■ **ASSIGNMENT**
Number of lines with the string "region" in the entries below: report it, and nothing besides.
====================
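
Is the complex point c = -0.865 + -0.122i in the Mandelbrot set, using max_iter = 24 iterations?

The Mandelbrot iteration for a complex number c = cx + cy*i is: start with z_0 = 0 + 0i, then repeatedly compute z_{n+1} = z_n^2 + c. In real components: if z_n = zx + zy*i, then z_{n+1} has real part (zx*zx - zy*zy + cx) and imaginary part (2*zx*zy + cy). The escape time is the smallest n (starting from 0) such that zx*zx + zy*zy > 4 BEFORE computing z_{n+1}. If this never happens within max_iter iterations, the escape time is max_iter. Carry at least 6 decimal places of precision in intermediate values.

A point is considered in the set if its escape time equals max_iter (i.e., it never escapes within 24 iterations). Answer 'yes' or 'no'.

Answer: yes

Derivation:
z_0 = 0 + 0i, c = -0.8650 + -0.1220i
Iter 1: z = -0.8650 + -0.1220i, |z|^2 = 0.7631
Iter 2: z = -0.1317 + 0.0891i, |z|^2 = 0.0253
Iter 3: z = -0.8556 + -0.1455i, |z|^2 = 0.7532
Iter 4: z = -0.1541 + 0.1269i, |z|^2 = 0.0399
Iter 5: z = -0.8574 + -0.1611i, |z|^2 = 0.7610
Iter 6: z = -0.1559 + 0.1543i, |z|^2 = 0.0481
Iter 7: z = -0.8645 + -0.1701i, |z|^2 = 0.7763
Iter 8: z = -0.1466 + 0.1721i, |z|^2 = 0.0511
Iter 9: z = -0.8731 + -0.1725i, |z|^2 = 0.7921
Iter 10: z = -0.1324 + 0.1792i, |z|^2 = 0.0496
Iter 11: z = -0.8796 + -0.1694i, |z|^2 = 0.8023
Iter 12: z = -0.1201 + 0.1761i, |z|^2 = 0.0454
Iter 13: z = -0.8816 + -0.1643i, |z|^2 = 0.8042
Iter 14: z = -0.1148 + 0.1676i, |z|^2 = 0.0413
Iter 15: z = -0.8799 + -0.1605i, |z|^2 = 0.8000
Iter 16: z = -0.1165 + 0.1604i, |z|^2 = 0.0393
Iter 17: z = -0.8772 + -0.1594i, |z|^2 = 0.7948
Iter 18: z = -0.1210 + 0.1576i, |z|^2 = 0.0395
Iter 19: z = -0.8752 + -0.1601i, |z|^2 = 0.7916
Iter 20: z = -0.1247 + 0.1583i, |z|^2 = 0.0406
Iter 21: z = -0.8745 + -0.1615i, |z|^2 = 0.7909
Iter 22: z = -0.1263 + 0.1604i, |z|^2 = 0.0417
Iter 23: z = -0.8748 + -0.1625i, |z|^2 = 0.7917
Did not escape in 24 iterations → in set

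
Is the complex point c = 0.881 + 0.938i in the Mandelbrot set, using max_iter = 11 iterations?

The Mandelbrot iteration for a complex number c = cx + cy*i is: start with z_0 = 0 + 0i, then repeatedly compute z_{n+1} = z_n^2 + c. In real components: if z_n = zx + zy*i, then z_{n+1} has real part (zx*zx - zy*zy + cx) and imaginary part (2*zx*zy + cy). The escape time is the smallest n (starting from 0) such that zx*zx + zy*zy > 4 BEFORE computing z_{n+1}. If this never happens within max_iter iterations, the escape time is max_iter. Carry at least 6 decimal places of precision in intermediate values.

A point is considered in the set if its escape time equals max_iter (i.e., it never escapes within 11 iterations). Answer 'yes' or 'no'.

Answer: no

Derivation:
z_0 = 0 + 0i, c = 0.8810 + 0.9380i
Iter 1: z = 0.8810 + 0.9380i, |z|^2 = 1.6560
Iter 2: z = 0.7773 + 2.5908i, |z|^2 = 7.3162
Escaped at iteration 2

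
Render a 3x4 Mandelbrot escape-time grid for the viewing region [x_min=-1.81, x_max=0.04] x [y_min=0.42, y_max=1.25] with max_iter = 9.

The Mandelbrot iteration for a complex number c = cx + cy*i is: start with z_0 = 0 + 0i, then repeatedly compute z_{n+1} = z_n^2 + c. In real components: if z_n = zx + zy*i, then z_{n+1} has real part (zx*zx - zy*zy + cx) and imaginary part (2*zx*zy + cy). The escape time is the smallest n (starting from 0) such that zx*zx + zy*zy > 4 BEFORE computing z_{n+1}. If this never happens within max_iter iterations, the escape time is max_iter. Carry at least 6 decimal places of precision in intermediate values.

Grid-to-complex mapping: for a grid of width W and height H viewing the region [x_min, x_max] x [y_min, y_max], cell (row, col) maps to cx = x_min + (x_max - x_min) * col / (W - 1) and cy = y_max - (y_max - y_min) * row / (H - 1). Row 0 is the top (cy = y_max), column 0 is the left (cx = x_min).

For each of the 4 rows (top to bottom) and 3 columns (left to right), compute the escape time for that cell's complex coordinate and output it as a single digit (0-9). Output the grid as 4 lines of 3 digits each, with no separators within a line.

(row=0, col=0): c = -1.8100 + 1.2500i → escape time 1
(row=0, col=1): c = -0.8850 + 1.2500i → escape time 3
(row=0, col=2): c = 0.0400 + 1.2500i → escape time 2
(row=1, col=0): c = -1.8100 + 0.9733i → escape time 1
(row=1, col=1): c = -0.8850 + 0.9733i → escape time 3
(row=1, col=2): c = 0.0400 + 0.9733i → escape time 6
(row=2, col=0): c = -1.8100 + 0.6967i → escape time 2
(row=2, col=1): c = -0.8850 + 0.6967i → escape time 4
(row=2, col=2): c = 0.0400 + 0.6967i → escape time 9
(row=3, col=0): c = -1.8100 + 0.4200i → escape time 3
(row=3, col=1): c = -0.8850 + 0.4200i → escape time 7
(row=3, col=2): c = 0.0400 + 0.4200i → escape time 9

Answer: 132
136
249
379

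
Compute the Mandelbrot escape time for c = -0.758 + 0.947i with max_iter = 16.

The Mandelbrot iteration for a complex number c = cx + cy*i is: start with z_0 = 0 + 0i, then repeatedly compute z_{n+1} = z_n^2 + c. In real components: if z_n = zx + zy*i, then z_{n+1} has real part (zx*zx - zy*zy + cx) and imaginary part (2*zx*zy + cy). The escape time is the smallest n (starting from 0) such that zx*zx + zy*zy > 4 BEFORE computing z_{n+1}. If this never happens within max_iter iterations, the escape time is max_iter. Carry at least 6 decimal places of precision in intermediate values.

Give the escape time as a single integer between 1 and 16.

Answer: 3

Derivation:
z_0 = 0 + 0i, c = -0.7580 + 0.9470i
Iter 1: z = -0.7580 + 0.9470i, |z|^2 = 1.4714
Iter 2: z = -1.0802 + -0.4887i, |z|^2 = 1.4057
Iter 3: z = 0.1701 + 2.0027i, |z|^2 = 4.0399
Escaped at iteration 3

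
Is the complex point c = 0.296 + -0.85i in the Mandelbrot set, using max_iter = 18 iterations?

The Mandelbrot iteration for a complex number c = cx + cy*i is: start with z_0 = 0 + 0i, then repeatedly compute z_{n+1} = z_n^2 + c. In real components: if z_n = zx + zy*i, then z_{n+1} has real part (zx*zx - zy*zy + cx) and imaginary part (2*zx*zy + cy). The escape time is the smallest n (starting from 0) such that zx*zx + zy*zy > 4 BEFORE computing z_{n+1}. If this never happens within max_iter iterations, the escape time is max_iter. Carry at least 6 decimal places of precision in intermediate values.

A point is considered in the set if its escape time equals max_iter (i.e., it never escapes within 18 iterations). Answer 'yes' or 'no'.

z_0 = 0 + 0i, c = 0.2960 + -0.8500i
Iter 1: z = 0.2960 + -0.8500i, |z|^2 = 0.8101
Iter 2: z = -0.3389 + -1.3532i, |z|^2 = 1.9460
Iter 3: z = -1.4203 + 0.0672i, |z|^2 = 2.0218
Iter 4: z = 2.3088 + -1.0408i, |z|^2 = 6.4136
Escaped at iteration 4

Answer: no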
====================
■ **SOLUTION**
2